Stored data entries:
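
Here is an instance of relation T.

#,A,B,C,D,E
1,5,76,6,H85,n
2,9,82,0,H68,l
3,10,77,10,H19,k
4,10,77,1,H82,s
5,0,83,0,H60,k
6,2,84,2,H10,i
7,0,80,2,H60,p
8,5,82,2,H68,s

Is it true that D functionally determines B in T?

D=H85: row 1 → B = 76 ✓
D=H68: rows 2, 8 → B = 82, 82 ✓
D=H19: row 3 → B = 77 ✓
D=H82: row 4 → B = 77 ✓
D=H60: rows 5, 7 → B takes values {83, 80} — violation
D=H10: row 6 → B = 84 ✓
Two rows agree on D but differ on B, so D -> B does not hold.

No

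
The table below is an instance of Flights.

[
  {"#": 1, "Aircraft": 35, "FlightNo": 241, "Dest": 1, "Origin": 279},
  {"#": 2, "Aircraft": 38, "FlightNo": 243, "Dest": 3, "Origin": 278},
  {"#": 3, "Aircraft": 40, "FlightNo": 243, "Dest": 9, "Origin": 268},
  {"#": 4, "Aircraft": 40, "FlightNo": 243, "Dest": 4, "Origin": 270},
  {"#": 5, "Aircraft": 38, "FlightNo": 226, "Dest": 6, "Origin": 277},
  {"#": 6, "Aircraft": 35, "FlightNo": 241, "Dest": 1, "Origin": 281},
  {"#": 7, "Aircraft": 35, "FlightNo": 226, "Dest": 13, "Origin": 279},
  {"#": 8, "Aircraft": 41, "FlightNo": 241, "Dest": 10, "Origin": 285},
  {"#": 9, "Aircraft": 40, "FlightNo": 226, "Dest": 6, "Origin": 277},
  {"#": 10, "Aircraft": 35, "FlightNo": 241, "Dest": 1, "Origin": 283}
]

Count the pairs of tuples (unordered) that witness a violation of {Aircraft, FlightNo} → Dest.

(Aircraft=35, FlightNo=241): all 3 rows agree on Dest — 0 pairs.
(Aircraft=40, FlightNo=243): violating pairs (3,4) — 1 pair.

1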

...

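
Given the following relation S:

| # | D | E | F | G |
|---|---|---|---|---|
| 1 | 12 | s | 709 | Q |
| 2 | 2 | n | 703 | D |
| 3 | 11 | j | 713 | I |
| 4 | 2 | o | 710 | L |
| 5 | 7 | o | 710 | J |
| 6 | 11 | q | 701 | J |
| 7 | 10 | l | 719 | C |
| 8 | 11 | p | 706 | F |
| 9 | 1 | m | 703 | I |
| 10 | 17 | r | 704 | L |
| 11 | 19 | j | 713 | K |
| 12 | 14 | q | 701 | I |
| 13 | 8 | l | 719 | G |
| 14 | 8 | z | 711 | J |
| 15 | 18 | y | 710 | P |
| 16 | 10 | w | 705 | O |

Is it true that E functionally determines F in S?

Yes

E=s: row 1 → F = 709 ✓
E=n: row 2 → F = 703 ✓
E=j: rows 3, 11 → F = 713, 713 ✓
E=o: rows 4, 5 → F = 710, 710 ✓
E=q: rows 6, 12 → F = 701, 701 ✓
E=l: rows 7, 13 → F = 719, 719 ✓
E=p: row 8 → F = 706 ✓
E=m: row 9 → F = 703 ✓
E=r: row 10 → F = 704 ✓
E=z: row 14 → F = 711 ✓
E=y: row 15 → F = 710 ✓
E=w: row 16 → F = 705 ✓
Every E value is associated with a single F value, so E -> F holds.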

About this task: Taking the entries above, print exactly the lines starting at the line with "Given the following" and ending at the line with "w | 705 | O |", both included.

Response to this task:
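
Given the following relation S:

| # | D | E | F | G |
|---|---|---|---|---|
| 1 | 12 | s | 709 | Q |
| 2 | 2 | n | 703 | D |
| 3 | 11 | j | 713 | I |
| 4 | 2 | o | 710 | L |
| 5 | 7 | o | 710 | J |
| 6 | 11 | q | 701 | J |
| 7 | 10 | l | 719 | C |
| 8 | 11 | p | 706 | F |
| 9 | 1 | m | 703 | I |
| 10 | 17 | r | 704 | L |
| 11 | 19 | j | 713 | K |
| 12 | 14 | q | 701 | I |
| 13 | 8 | l | 719 | G |
| 14 | 8 | z | 711 | J |
| 15 | 18 | y | 710 | P |
| 16 | 10 | w | 705 | O |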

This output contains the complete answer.